How to complete this task: Pull each line holding "functions" out of the entries below.

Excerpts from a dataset
_ _ _ _ _ _ _

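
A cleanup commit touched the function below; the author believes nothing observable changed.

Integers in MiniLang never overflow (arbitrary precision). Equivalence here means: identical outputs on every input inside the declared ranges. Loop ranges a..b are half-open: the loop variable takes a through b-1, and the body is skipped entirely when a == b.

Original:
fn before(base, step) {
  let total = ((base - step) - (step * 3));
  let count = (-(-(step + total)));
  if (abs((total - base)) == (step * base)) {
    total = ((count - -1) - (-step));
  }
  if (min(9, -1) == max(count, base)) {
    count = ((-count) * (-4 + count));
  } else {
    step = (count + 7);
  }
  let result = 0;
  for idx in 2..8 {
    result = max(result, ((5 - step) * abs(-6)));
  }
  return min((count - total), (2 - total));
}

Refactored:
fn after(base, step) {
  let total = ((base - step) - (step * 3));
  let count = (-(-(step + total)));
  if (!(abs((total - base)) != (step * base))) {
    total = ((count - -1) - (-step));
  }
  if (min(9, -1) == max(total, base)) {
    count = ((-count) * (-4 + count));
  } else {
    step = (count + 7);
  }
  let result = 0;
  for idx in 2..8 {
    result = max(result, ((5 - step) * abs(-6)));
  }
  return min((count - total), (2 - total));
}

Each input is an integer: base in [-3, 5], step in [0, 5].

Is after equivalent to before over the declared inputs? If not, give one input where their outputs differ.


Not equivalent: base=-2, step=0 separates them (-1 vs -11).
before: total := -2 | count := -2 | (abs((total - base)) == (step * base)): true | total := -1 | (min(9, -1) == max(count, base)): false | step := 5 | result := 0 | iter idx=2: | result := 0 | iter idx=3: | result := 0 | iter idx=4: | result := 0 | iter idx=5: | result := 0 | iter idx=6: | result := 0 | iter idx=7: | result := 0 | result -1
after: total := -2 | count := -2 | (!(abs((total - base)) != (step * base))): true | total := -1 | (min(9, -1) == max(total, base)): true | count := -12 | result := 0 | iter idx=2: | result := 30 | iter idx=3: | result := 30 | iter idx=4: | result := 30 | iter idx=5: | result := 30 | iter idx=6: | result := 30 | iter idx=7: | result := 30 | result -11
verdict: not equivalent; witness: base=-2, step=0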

_ _ _ _ _ _ _

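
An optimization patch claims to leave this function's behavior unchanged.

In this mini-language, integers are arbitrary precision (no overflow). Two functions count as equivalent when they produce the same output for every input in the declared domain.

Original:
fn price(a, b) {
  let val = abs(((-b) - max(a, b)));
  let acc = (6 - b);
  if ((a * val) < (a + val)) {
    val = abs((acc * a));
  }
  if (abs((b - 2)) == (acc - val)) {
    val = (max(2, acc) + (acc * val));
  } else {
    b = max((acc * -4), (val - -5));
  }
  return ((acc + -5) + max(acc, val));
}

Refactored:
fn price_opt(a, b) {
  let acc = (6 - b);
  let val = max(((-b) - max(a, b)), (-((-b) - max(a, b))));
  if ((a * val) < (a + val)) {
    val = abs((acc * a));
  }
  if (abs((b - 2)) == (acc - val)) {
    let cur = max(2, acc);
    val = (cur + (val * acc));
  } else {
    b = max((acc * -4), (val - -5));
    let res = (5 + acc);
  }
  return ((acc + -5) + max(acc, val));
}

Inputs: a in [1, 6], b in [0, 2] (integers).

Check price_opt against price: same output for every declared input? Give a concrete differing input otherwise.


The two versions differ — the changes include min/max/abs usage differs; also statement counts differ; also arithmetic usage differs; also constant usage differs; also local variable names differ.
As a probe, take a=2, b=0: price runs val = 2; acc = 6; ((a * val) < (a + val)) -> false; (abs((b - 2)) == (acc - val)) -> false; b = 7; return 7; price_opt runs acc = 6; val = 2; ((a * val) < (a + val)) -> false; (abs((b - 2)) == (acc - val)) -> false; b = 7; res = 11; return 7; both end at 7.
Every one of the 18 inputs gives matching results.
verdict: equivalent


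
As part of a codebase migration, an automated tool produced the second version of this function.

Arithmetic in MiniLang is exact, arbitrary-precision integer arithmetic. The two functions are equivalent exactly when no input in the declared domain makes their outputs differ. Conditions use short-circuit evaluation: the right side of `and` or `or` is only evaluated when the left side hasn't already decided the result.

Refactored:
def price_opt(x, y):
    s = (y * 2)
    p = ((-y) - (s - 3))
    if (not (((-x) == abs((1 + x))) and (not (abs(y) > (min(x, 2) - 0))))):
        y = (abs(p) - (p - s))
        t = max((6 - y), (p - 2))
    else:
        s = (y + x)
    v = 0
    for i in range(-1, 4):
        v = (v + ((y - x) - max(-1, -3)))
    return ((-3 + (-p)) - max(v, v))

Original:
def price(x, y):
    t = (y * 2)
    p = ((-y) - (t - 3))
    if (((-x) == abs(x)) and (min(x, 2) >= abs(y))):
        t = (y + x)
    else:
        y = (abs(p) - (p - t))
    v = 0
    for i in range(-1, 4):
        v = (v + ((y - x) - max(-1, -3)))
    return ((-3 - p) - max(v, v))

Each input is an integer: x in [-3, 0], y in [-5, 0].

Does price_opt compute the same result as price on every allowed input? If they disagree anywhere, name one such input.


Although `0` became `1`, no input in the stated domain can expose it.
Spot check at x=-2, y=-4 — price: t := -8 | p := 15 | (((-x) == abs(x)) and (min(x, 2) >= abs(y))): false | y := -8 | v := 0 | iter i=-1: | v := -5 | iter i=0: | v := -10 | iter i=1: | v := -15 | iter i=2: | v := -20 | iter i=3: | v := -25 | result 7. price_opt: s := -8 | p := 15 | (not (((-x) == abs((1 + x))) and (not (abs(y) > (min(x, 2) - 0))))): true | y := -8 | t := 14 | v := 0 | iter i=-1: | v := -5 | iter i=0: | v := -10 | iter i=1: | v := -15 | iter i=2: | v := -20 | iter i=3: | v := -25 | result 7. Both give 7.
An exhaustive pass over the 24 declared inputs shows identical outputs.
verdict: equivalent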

_ _ _ _ _ _ _

Solved exercise:
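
In this mini-language, integers are arbitrary precision (no overflow). Two functions count as equivalent when they produce the same output for every input in the declared domain.
Arithmetic in MiniLang is exact, arbitrary-precision integer arithmetic. The two functions are equivalent exactly when no input in the declared domain makes their outputs differ. Conditions use short-circuit evaluation: the right side of `and` or `or` is only evaluated when the left side hasn't already decided the result.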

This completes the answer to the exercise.